• Exercise goal:
Within the entries below, find the portion that opens with the line containing "Let 2 + p(D)" and closes with the line containing "Answer: 84247/3 ≈ 28082.". Retype that portion exactly and only.

(Source records)
*** Block opens ***
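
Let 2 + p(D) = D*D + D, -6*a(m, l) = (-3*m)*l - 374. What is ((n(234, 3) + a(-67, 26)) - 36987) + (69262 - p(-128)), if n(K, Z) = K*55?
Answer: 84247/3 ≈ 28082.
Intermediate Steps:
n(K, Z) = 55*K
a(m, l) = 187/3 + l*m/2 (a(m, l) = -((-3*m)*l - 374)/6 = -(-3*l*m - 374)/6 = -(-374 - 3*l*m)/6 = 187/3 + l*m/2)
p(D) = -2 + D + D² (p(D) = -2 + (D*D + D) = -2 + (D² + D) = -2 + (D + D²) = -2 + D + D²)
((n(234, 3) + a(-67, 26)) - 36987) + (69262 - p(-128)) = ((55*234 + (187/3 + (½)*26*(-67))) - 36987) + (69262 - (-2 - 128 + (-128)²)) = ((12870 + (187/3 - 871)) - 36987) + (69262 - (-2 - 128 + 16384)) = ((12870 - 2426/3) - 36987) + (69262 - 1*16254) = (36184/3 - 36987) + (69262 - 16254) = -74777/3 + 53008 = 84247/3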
*** Block closes ***
*** Block opens ***
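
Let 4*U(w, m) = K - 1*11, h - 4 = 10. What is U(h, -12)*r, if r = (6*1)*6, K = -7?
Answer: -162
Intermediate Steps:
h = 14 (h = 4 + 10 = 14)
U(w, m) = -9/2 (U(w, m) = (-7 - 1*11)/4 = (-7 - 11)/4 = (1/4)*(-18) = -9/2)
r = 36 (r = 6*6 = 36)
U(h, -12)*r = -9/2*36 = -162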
*** Block closes ***
• Task response:
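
Let 2 + p(D) = D*D + D, -6*a(m, l) = (-3*m)*l - 374. What is ((n(234, 3) + a(-67, 26)) - 36987) + (69262 - p(-128)), if n(K, Z) = K*55?
Answer: 84247/3 ≈ 28082.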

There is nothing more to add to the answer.